RECORDS TO PROCESS below:

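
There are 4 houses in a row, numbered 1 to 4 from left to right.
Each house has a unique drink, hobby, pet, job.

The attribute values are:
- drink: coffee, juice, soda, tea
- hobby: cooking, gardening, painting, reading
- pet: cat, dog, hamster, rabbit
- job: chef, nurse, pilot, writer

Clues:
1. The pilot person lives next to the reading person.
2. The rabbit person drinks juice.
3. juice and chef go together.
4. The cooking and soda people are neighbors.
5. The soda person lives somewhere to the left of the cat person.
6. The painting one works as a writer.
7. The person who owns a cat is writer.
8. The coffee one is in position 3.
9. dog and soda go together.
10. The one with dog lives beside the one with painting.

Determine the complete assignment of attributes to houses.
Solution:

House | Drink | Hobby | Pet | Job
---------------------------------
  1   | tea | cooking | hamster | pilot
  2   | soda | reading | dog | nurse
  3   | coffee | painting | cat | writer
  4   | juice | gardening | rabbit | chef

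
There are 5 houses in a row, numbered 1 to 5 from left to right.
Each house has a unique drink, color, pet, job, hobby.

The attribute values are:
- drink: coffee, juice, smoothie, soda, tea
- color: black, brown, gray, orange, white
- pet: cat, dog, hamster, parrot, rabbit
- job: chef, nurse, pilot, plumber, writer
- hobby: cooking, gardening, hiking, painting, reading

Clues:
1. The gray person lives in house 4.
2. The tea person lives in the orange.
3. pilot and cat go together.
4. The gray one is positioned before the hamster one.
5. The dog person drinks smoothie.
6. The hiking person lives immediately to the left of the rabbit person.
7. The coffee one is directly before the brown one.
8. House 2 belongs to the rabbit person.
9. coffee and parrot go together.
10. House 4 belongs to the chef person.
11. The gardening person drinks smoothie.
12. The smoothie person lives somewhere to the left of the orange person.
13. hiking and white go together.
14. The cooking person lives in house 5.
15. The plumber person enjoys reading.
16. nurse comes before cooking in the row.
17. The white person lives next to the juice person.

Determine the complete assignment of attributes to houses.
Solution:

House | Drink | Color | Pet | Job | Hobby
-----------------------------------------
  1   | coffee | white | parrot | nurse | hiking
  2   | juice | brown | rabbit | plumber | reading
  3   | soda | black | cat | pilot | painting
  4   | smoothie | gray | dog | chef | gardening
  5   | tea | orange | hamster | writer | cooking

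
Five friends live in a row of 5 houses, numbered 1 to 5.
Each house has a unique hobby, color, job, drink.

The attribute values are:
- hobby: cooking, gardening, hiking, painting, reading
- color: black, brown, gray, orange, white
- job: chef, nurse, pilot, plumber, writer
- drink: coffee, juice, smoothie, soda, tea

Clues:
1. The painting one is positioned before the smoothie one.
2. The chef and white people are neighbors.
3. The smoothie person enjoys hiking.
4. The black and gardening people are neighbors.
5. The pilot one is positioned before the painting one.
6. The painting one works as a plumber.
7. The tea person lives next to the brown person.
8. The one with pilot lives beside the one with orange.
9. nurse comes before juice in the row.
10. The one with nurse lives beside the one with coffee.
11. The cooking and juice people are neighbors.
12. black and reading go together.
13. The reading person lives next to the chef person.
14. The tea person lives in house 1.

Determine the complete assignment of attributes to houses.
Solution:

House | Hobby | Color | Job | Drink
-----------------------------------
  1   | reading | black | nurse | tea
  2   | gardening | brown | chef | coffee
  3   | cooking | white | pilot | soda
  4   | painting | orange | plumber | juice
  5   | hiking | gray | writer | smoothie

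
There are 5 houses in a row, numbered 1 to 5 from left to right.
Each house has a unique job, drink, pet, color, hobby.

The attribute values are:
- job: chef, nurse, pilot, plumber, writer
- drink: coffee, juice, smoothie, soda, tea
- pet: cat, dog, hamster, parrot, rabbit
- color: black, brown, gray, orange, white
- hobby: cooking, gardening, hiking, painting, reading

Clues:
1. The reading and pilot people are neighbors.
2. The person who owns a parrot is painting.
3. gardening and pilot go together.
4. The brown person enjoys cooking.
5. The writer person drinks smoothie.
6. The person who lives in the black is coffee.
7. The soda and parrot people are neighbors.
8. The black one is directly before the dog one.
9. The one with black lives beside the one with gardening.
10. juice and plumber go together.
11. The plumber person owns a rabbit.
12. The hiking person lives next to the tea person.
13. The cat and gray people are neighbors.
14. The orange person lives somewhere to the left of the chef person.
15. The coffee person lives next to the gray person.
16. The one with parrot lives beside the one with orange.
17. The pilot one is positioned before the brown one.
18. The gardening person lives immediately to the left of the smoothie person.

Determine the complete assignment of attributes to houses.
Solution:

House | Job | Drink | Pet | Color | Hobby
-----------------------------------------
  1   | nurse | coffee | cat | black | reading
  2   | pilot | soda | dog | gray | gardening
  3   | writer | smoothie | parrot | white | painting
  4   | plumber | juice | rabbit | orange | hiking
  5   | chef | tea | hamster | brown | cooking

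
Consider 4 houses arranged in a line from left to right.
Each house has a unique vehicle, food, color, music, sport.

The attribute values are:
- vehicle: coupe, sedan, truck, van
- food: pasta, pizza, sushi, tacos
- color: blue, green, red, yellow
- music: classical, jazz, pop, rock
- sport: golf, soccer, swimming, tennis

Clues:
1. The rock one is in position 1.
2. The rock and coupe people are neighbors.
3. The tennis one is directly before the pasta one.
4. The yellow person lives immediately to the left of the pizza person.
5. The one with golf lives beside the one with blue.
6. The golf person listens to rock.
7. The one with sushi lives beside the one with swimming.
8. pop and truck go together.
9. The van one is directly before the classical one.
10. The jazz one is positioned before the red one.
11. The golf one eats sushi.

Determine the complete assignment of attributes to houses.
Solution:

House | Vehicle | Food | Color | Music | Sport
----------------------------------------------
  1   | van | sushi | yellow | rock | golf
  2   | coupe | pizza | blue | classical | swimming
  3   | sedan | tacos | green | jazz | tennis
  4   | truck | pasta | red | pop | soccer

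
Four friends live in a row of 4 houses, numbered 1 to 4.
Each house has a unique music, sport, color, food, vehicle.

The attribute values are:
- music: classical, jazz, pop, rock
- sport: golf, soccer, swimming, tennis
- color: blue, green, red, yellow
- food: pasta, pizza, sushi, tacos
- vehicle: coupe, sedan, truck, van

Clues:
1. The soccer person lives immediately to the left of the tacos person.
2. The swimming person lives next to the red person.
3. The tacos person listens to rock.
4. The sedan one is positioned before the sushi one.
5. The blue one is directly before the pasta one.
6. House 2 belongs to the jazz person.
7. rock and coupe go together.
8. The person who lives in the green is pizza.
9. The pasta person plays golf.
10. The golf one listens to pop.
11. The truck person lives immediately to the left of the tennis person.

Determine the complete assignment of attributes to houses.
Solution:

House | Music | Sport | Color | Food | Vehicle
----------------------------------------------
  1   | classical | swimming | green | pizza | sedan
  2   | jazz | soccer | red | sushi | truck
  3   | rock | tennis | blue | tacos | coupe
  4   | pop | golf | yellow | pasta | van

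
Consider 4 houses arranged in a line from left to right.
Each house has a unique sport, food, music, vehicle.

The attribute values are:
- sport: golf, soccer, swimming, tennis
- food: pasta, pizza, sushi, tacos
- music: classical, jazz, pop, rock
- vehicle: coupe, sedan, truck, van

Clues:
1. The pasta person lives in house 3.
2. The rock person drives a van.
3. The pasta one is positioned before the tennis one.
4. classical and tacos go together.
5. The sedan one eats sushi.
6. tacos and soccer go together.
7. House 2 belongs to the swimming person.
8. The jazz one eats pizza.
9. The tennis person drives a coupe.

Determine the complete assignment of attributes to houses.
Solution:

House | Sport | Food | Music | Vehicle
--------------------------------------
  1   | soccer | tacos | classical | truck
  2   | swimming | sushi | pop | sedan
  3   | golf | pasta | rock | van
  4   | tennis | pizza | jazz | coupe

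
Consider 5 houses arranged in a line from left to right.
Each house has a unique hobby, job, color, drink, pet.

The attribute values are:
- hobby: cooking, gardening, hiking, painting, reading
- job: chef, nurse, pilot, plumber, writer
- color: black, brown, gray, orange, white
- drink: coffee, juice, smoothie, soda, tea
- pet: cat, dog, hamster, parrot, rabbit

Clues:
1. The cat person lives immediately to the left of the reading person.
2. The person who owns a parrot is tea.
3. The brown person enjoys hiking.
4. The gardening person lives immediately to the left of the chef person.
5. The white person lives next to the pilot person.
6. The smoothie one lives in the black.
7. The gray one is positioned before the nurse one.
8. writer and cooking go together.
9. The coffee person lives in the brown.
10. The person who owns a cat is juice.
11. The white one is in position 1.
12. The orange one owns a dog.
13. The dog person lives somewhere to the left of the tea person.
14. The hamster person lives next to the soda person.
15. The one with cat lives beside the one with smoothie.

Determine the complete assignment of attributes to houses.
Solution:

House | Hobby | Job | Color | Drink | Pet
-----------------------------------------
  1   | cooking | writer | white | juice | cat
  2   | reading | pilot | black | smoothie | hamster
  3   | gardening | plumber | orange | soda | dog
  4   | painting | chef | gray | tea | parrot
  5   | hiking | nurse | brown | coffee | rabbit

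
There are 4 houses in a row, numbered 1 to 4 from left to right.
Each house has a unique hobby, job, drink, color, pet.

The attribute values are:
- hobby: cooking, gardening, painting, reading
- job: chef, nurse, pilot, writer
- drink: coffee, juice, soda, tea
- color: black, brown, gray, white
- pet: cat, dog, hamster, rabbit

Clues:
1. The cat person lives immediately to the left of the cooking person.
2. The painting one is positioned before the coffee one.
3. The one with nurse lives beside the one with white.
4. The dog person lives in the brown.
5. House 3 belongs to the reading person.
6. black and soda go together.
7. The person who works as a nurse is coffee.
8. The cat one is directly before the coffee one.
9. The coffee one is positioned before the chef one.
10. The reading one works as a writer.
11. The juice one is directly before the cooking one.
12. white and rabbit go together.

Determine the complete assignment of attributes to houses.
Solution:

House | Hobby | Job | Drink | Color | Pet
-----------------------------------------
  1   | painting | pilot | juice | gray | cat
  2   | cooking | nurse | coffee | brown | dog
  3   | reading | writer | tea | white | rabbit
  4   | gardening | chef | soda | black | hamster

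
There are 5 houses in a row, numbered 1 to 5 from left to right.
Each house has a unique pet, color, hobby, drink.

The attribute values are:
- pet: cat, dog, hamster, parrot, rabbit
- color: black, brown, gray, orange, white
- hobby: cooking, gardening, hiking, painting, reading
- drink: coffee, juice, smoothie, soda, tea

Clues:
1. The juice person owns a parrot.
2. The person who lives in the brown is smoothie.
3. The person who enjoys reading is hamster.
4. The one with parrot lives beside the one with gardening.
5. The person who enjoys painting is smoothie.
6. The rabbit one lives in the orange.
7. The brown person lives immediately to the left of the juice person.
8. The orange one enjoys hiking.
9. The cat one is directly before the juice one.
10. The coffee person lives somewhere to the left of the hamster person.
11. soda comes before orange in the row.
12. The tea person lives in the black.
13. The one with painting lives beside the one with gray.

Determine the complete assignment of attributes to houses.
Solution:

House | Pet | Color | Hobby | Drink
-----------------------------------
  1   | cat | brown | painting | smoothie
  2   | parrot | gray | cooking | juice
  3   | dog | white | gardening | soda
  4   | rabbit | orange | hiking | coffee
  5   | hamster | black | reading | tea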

End of RECORDS TO PROCESS.

PROBLEM DESCRIPTION » What lines above contain the word "beside"? Return each such line.

ANSWER SECTION »
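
10. The one with dog lives beside the one with painting.
8. The one with pilot lives beside the one with orange.
10. The one with nurse lives beside the one with coffee.
9. The one with black lives beside the one with gardening.
16. The one with parrot lives beside the one with orange.
5. The one with golf lives beside the one with blue.
7. The one with sushi lives beside the one with swimming.
15. The one with cat lives beside the one with smoothie.
3. The one with nurse lives beside the one with white.
4. The one with parrot lives beside the one with gardening.
13. The one with painting lives beside the one with gray.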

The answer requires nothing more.